═══ RECORDED DATA

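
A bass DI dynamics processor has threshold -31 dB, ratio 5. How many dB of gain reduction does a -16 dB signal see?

The signal is 15 dB above threshold.
At 5:1, output sits 15/5 = 3 dB above threshold.
So the signal is attenuated by 15 − 3 = 12 dB.

12 dB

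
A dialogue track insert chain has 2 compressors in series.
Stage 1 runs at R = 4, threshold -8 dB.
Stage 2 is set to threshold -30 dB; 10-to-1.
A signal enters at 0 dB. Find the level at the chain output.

-27.6 dB

Stage 1: 8 dB above -8 dB, reduced 4:1 to 2 dB above → -6 dB.
Stage 2: -6 dB is 24 dB over -30 dB; at 10:1 that becomes 2.4 dB over, giving -27.6 dB.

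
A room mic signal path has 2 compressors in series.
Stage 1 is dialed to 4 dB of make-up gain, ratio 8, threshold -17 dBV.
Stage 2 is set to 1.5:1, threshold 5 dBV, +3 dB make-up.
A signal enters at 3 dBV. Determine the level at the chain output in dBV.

-7.5 dBV

Stage 1: 3 dBV is 20 dB over -17 dBV; at 8:1 that becomes 2.5 dB over, giving -14.5 dBV; +4 dB make-up → -10.5 dBV.
Stage 2: below threshold (-10.5 ≤ 5); passes unchanged; make-up brings it to -7.5 dBV.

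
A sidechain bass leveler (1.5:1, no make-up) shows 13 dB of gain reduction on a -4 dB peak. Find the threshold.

-43 dB

Gain reduction = -4 − (-17) = 13 dB; output overshoot = GR / (R − 1) = 13 / 0.5 = 26 dB.
Threshold = output − output overshoot = -17 − 26 = -43 dB.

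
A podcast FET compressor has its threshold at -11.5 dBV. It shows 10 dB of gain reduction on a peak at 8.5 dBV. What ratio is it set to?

Input overshoot = 8.5 − (-11.5) = 20 dB.
Output overshoot = 20 − 10 = 10 dB.
Ratio = input overshoot / output overshoot = 20 / 10 = 2.

2:1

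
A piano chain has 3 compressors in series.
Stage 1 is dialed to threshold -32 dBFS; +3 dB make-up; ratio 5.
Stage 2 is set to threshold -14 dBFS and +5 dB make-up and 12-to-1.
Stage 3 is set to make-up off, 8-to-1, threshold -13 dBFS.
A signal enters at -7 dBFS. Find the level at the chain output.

-19 dBFS

Stage 1: -7 dBFS is 25 dB over -32 dBFS; at 5:1 that becomes 5 dB over, giving -27 dBFS; +3 dB make-up → -24 dBFS.
Stage 2: below threshold (-24 ≤ -14); passes unchanged; make-up brings it to -19 dBFS.
Stage 3: -19 dBFS is at or below the -13 dBFS threshold — no compression; output -19 dBFS.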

══════

Return each line from the material that includes the string "dialed".

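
Stage 1 is dialed to 4 dB of make-up gain, ratio 8, threshold -17 dBV.
Stage 1 is dialed to threshold -32 dBFS; +3 dB make-up; ratio 5.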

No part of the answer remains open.